Start of RECORDS PROVIDED
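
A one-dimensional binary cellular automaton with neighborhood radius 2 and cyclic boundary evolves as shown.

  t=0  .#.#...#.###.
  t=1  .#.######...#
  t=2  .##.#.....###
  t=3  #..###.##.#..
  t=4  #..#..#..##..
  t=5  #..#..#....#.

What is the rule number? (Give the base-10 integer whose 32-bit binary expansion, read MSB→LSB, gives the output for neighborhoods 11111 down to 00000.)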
End of RECORDS PROVIDED
_REQUIREMENT_. Exactly as written, give the records again.

_SOLVED PROBLEM_.
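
A one-dimensional binary cellular automaton with neighborhood radius 2 and cyclic boundary evolves as shown.

  t=0  .#.#...#.###.
  t=1  .#.######...#
  t=2  .##.#.....###
  t=3  #..###.##.#..
  t=4  #..#..#..##..
  t=5  #..#..#....#.

What is the rule number? (Give the base-10 integer whose 32-bit binary expansion, read MSB→LSB, gives the output for neighborhoods 11111 down to 00000.)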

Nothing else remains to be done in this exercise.